**Given entries**:
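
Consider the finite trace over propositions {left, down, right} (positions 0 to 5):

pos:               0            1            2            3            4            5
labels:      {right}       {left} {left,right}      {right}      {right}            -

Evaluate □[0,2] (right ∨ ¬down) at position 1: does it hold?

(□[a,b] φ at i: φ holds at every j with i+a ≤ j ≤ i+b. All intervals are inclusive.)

Check (right ∨ ¬down) at every j in [1,3]:
  j=1: true
  j=2: true
  j=3: true
All positions satisfy it → formula holds.

True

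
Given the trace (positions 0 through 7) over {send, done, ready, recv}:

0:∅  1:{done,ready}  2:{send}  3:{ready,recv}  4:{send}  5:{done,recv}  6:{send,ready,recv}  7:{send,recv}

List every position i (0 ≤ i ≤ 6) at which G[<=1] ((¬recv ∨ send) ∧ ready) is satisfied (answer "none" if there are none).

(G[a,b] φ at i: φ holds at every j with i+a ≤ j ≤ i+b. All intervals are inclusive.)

Evaluate at each i in [0,6]:
  i=0: ✗ (fails at j=0)
  i=1: ✗ (fails at j=2)
  i=2: ✗ (fails at j=2)
  i=3: ✗ (fails at j=3)
  i=4: ✗ (fails at j=4)
  i=5: ✗ (fails at j=5)
  i=6: ✗ (fails at j=7)

none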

**Assignment**:
Transcribe the records above exactly, but only from the line that contains "(G[a,b] φ at" through their final line, inclusive.

**Answer box**:
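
(G[a,b] φ at i: φ holds at every j with i+a ≤ j ≤ i+b. All intervals are inclusive.)

Evaluate at each i in [0,6]:
  i=0: ✗ (fails at j=0)
  i=1: ✗ (fails at j=2)
  i=2: ✗ (fails at j=2)
  i=3: ✗ (fails at j=3)
  i=4: ✗ (fails at j=4)
  i=5: ✗ (fails at j=5)
  i=6: ✗ (fails at j=7)

none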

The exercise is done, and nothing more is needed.